Saved entries:
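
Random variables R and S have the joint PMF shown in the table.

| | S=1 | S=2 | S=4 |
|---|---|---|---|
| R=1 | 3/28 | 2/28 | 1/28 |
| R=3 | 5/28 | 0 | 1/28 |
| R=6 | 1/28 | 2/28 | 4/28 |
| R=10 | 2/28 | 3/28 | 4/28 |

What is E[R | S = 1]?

P(S = 1) = 11/28.
Σ R·P over the event = 1·(3/28) + 3·(5/28) + 6·(1/28) + 10·(2/28) = 11/7.
E[R | S = 1] = (11/7) / (11/28) = 4.

4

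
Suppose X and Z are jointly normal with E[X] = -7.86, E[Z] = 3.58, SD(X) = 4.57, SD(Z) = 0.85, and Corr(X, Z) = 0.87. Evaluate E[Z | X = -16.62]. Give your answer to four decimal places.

For a bivariate normal, E[Z | X=x] = μ_Z + ρ·(σ_Z/σ_X)·(x − μ_X).
E[Z | X=-16.62] = 3.58 + (0.87)·(0.85/4.57)·(-16.62 − (-7.86)) = 3.58 + (0.16182)·(-8.76) = 2.1625.

2.1625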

Exercise brief =
Exactly and only the lines from the one containing "2/28 | 4/28 |" to the end of the entries above are to be written out.

Result of the exercise =
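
| R=6 | 1/28 | 2/28 | 4/28 |
| R=10 | 2/28 | 3/28 | 4/28 |

What is E[R | S = 1]?

P(S = 1) = 11/28.
Σ R·P over the event = 1·(3/28) + 3·(5/28) + 6·(1/28) + 10·(2/28) = 11/7.
E[R | S = 1] = (11/7) / (11/28) = 4.

4

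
Suppose X and Z are jointly normal with E[X] = -7.86, E[Z] = 3.58, SD(X) = 4.57, SD(Z) = 0.85, and Corr(X, Z) = 0.87. Evaluate E[Z | X = -16.62]. Give your answer to four decimal places.

For a bivariate normal, E[Z | X=x] = μ_Z + ρ·(σ_Z/σ_X)·(x − μ_X).
E[Z | X=-16.62] = 3.58 + (0.87)·(0.85/4.57)·(-16.62 − (-7.86)) = 3.58 + (0.16182)·(-8.76) = 2.1625.

2.1625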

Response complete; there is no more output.